[EXERCISE INPUT]
************

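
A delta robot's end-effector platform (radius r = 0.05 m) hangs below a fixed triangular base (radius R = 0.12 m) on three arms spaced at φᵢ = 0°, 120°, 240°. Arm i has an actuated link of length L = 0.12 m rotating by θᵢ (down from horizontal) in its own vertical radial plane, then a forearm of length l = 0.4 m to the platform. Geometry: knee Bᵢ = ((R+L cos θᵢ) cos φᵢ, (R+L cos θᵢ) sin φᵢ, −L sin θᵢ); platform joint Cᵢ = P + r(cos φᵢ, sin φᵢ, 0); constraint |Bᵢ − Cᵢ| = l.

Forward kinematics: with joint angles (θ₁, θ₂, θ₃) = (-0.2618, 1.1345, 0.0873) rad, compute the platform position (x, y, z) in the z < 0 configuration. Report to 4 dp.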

************

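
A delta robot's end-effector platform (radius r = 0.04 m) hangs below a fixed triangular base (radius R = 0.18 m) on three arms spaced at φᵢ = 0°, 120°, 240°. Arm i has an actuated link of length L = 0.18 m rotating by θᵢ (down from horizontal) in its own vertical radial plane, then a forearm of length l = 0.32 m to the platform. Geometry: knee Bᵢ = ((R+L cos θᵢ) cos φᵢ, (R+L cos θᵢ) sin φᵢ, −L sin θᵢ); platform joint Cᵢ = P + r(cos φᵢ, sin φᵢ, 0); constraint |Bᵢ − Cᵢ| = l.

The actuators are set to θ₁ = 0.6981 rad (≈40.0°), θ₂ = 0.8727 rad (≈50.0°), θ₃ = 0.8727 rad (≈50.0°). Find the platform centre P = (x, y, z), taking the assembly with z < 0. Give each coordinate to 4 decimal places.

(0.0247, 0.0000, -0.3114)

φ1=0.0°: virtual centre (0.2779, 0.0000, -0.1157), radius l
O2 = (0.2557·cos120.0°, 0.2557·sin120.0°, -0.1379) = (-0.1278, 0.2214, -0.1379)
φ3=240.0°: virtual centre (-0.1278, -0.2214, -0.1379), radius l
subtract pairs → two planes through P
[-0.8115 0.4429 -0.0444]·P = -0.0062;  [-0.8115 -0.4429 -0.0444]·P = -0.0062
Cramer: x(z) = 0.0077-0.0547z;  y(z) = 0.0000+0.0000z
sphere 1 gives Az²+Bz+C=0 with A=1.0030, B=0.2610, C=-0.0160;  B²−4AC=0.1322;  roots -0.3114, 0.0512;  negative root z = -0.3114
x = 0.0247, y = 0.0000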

************

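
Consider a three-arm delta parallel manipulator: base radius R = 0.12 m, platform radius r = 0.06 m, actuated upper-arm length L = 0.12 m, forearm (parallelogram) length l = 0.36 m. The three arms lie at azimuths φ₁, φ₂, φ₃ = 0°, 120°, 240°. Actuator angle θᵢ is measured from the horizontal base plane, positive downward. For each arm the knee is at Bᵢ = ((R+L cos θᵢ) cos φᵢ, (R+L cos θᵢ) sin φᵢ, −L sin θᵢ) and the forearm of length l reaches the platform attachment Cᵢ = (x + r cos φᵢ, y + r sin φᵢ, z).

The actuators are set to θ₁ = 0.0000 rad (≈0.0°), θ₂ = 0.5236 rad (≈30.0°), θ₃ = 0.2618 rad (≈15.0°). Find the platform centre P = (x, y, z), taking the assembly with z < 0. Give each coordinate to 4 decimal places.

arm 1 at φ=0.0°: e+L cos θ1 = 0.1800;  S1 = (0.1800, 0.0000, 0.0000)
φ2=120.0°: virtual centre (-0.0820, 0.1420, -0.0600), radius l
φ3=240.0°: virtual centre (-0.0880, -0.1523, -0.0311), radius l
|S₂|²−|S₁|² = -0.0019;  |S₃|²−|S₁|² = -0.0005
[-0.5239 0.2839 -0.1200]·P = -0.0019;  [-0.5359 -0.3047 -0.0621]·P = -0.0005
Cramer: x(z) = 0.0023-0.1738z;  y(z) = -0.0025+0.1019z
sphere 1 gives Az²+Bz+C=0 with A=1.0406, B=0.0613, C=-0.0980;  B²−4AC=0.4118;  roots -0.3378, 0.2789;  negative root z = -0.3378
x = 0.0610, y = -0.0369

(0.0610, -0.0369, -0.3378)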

************

[WHAT YOU HAVE TO DO] Look over the listing. Pull out every line with the string "hangs" in it.

[TASK SOLUTION]
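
A delta robot's end-effector platform (radius r = 0.05 m) hangs below a fixed triangular base (radius R = 0.12 m) on three arms spaced at φᵢ = 0°, 120°, 240°. Arm i has an actuated link of length L = 0.12 m rotating by θᵢ (down from horizontal) in its own vertical radial plane, then a forearm of length l = 0.4 m to the platform. Geometry: knee Bᵢ = ((R+L cos θᵢ) cos φᵢ, (R+L cos θᵢ) sin φᵢ, −L sin θᵢ); platform joint Cᵢ = P + r(cos φᵢ, sin φᵢ, 0); constraint |Bᵢ − Cᵢ| = l.
A delta robot's end-effector platform (radius r = 0.04 m) hangs below a fixed triangular base (radius R = 0.18 m) on three arms spaced at φᵢ = 0°, 120°, 240°. Arm i has an actuated link of length L = 0.18 m rotating by θᵢ (down from horizontal) in its own vertical radial plane, then a forearm of length l = 0.32 m to the platform. Geometry: knee Bᵢ = ((R+L cos θᵢ) cos φᵢ, (R+L cos θᵢ) sin φᵢ, −L sin θᵢ); platform joint Cᵢ = P + r(cos φᵢ, sin φᵢ, 0); constraint |Bᵢ − Cᵢ| = l.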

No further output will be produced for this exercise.